(Stored data entries)

-=-=-=-=-

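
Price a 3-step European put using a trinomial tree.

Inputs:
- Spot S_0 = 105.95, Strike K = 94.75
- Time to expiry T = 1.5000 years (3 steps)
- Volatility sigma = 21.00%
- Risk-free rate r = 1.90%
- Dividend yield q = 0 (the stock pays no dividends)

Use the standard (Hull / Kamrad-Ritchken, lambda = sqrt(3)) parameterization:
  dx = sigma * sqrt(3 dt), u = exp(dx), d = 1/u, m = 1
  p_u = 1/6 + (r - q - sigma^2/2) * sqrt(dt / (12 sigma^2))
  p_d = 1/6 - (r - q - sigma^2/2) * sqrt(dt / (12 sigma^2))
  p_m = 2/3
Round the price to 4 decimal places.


dt = T/N = 0.500000; dx = sigma*sqrt(3*dt) = 0.257196
u = exp(dx) = 1.293299; d = 1/u = 0.773216
p_u = 0.163702, p_m = 0.666667, p_d = 0.169631
Discount per step: exp(-r*dt) = 0.990545
Stock lattice S(k, j) with j the centered position index:
  k=0: S(0,+0) = 105.9500
  k=1: S(1,-1) = 81.9223; S(1,+0) = 105.9500; S(1,+1) = 137.0250
  k=2: S(2,-2) = 63.3436; S(2,-1) = 81.9223; S(2,+0) = 105.9500; S(2,+1) = 137.0250; S(2,+2) = 177.2144
  k=3: S(3,-3) = 48.9783; S(3,-2) = 63.3436; S(3,-1) = 81.9223; S(3,+0) = 105.9500; S(3,+1) = 137.0250; S(3,+2) = 177.2144; S(3,+3) = 229.1912
Terminal payoffs V(N, j) = max(K - S_T, 0):
  V(3,-3) = 45.771667; V(3,-2) = 31.406364; V(3,-1) = 12.827731; V(3,+0) = 0.000000; V(3,+1) = 0.000000; V(3,+2) = 0.000000; V(3,+3) = 0.000000
Backward induction: V(k, j) = exp(-r*dt) * [p_u * V(k+1, j+1) + p_m * V(k+1, j) + p_d * V(k+1, j-1)]
  V(2,-2) = exp(-r*dt) * [p_u*12.827731 + p_m*31.406364 + p_d*45.771667] = 30.510578
  V(2,-1) = exp(-r*dt) * [p_u*0.000000 + p_m*12.827731 + p_d*31.406364] = 13.748095
  V(2,+0) = exp(-r*dt) * [p_u*0.000000 + p_m*0.000000 + p_d*12.827731] = 2.155411
  V(2,+1) = exp(-r*dt) * [p_u*0.000000 + p_m*0.000000 + p_d*0.000000] = 0.000000
  V(2,+2) = exp(-r*dt) * [p_u*0.000000 + p_m*0.000000 + p_d*0.000000] = 0.000000
  V(1,-1) = exp(-r*dt) * [p_u*2.155411 + p_m*13.748095 + p_d*30.510578] = 14.554861
  V(1,+0) = exp(-r*dt) * [p_u*0.000000 + p_m*2.155411 + p_d*13.748095] = 3.733412
  V(1,+1) = exp(-r*dt) * [p_u*0.000000 + p_m*0.000000 + p_d*2.155411] = 0.362168
  V(0,+0) = exp(-r*dt) * [p_u*0.362168 + p_m*3.733412 + p_d*14.554861] = 4.969752

Answer: Price = V(0,0) = 4.9698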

-=-=-=-=-

◆ PROBLEM DETAILS: Set down every entry exactly as given.

◆ ANSWER BOX:
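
Price a 3-step European put using a trinomial tree.

Inputs:
- Spot S_0 = 105.95, Strike K = 94.75
- Time to expiry T = 1.5000 years (3 steps)
- Volatility sigma = 21.00%
- Risk-free rate r = 1.90%
- Dividend yield q = 0 (the stock pays no dividends)

Use the standard (Hull / Kamrad-Ritchken, lambda = sqrt(3)) parameterization:
  dx = sigma * sqrt(3 dt), u = exp(dx), d = 1/u, m = 1
  p_u = 1/6 + (r - q - sigma^2/2) * sqrt(dt / (12 sigma^2))
  p_d = 1/6 - (r - q - sigma^2/2) * sqrt(dt / (12 sigma^2))
  p_m = 2/3
Round the price to 4 decimal places.


dt = T/N = 0.500000; dx = sigma*sqrt(3*dt) = 0.257196
u = exp(dx) = 1.293299; d = 1/u = 0.773216
p_u = 0.163702, p_m = 0.666667, p_d = 0.169631
Discount per step: exp(-r*dt) = 0.990545
Stock lattice S(k, j) with j the centered position index:
  k=0: S(0,+0) = 105.9500
  k=1: S(1,-1) = 81.9223; S(1,+0) = 105.9500; S(1,+1) = 137.0250
  k=2: S(2,-2) = 63.3436; S(2,-1) = 81.9223; S(2,+0) = 105.9500; S(2,+1) = 137.0250; S(2,+2) = 177.2144
  k=3: S(3,-3) = 48.9783; S(3,-2) = 63.3436; S(3,-1) = 81.9223; S(3,+0) = 105.9500; S(3,+1) = 137.0250; S(3,+2) = 177.2144; S(3,+3) = 229.1912
Terminal payoffs V(N, j) = max(K - S_T, 0):
  V(3,-3) = 45.771667; V(3,-2) = 31.406364; V(3,-1) = 12.827731; V(3,+0) = 0.000000; V(3,+1) = 0.000000; V(3,+2) = 0.000000; V(3,+3) = 0.000000
Backward induction: V(k, j) = exp(-r*dt) * [p_u * V(k+1, j+1) + p_m * V(k+1, j) + p_d * V(k+1, j-1)]
  V(2,-2) = exp(-r*dt) * [p_u*12.827731 + p_m*31.406364 + p_d*45.771667] = 30.510578
  V(2,-1) = exp(-r*dt) * [p_u*0.000000 + p_m*12.827731 + p_d*31.406364] = 13.748095
  V(2,+0) = exp(-r*dt) * [p_u*0.000000 + p_m*0.000000 + p_d*12.827731] = 2.155411
  V(2,+1) = exp(-r*dt) * [p_u*0.000000 + p_m*0.000000 + p_d*0.000000] = 0.000000
  V(2,+2) = exp(-r*dt) * [p_u*0.000000 + p_m*0.000000 + p_d*0.000000] = 0.000000
  V(1,-1) = exp(-r*dt) * [p_u*2.155411 + p_m*13.748095 + p_d*30.510578] = 14.554861
  V(1,+0) = exp(-r*dt) * [p_u*0.000000 + p_m*2.155411 + p_d*13.748095] = 3.733412
  V(1,+1) = exp(-r*dt) * [p_u*0.000000 + p_m*0.000000 + p_d*2.155411] = 0.362168
  V(0,+0) = exp(-r*dt) * [p_u*0.362168 + p_m*3.733412 + p_d*14.554861] = 4.969752

Answer: Price = V(0,0) = 4.9698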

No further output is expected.